Stored items from a collection:
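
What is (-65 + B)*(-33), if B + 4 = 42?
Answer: 891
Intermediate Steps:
B = 38 (B = -4 + 42 = 38)
(-65 + B)*(-33) = (-65 + 38)*(-33) = -27*(-33) = 891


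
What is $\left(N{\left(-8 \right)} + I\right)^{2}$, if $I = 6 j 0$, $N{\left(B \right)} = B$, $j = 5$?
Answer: $64$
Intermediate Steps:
$I = 0$ ($I = 6 \cdot 5 \cdot 0 = 30 \cdot 0 = 0$)
$\left(N{\left(-8 \right)} + I\right)^{2} = \left(-8 + 0\right)^{2} = \left(-8\right)^{2} = 64$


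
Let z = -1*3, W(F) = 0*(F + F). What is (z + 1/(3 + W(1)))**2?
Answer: 64/9 ≈ 7.1111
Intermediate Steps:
W(F) = 0 (W(F) = 0*(2*F) = 0)
z = -3
(z + 1/(3 + W(1)))**2 = (-3 + 1/(3 + 0))**2 = (-3 + 1/3)**2 = (-8/3)**2 = 64/9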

## About this exercise
In the data, find how many lines hold the string "What", and answer with the number only.

## Written response
3